• Exercise aim:
Pick every line from the data that holds the word "Answer".
___ Data for the task ___
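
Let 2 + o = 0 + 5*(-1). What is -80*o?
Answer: 560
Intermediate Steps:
o = -7 (o = -2 + (0 + 5*(-1)) = -2 + (0 - 5) = -2 - 5 = -7)
-80*o = -80*(-7) = 560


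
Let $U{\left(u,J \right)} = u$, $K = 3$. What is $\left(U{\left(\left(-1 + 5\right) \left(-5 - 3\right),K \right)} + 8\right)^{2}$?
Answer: $576$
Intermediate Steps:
$\left(U{\left(\left(-1 + 5\right) \left(-5 - 3\right),K \right)} + 8\right)^{2} = \left(\left(-1 + 5\right) \left(-5 - 3\right) + 8\right)^{2} = \left(4 \left(-8\right) + 8\right)^{2} = \left(-32 + 8\right)^{2} = \left(-24\right)^{2} = 576$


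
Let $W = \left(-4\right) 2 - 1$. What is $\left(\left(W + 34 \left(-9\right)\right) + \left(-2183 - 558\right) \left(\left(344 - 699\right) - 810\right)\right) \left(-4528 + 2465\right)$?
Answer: $-6587055850$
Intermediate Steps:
$W = -9$ ($W = -8 - 1 = -9$)
$\left(\left(W + 34 \left(-9\right)\right) + \left(-2183 - 558\right) \left(\left(344 - 699\right) - 810\right)\right) \left(-4528 + 2465\right) = \left(\left(-9 + 34 \left(-9\right)\right) + \left(-2183 - 558\right) \left(\left(344 - 699\right) - 810\right)\right) \left(-4528 + 2465\right) = \left(\left(-9 - 306\right) - 2741 \left(\left(344 - 699\right) - 810\right)\right) \left(-2063\right) = \left(-315 - 2741 \left(-355 - 810\right)\right) \left(-2063\right) = \left(-315 - -3193265\right) \left(-2063\right) = \left(-315 + 3193265\right) \left(-2063\right) = 3192950 \left(-2063\right) = -6587055850$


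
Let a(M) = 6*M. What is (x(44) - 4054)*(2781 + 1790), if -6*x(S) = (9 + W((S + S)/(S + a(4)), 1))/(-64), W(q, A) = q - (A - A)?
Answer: -120968484427/6528 ≈ -1.8531e+7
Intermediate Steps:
W(q, A) = q (W(q, A) = q - 1*0 = q + 0 = q)
x(S) = 3/128 + S/(192*(24 + S)) (x(S) = -(9 + (S + S)/(S + 6*4))/(6*(-64)) = -(9 + (2*S)/(S + 24))*(-1)/(6*64) = -(9 + (2*S)/(24 + S))*(-1)/(6*64) = -(9 + 2*S/(24 + S))*(-1)/(6*64) = -(-9/64 - S/(32*(24 + S)))/6 = 3/128 + S/(192*(24 + S)))
(x(44) - 4054)*(2781 + 1790) = ((216 + 11*44)/(384*(24 + 44)) - 4054)*(2781 + 1790) = ((1/384)*(216 + 484)/68 - 4054)*4571 = ((1/384)*(1/68)*700 - 4054)*4571 = (175/6528 - 4054)*4571 = -26464337/6528*4571 = -120968484427/6528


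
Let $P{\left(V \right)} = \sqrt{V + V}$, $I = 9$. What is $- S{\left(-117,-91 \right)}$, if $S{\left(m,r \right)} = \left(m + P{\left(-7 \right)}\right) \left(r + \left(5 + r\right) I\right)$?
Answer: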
___
• Solution to this exercise:
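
Answer: 560
Answer: $576$
Answer: $-6587055850$
Answer: -120968484427/6528 ≈ -1.8531e+7
Answer: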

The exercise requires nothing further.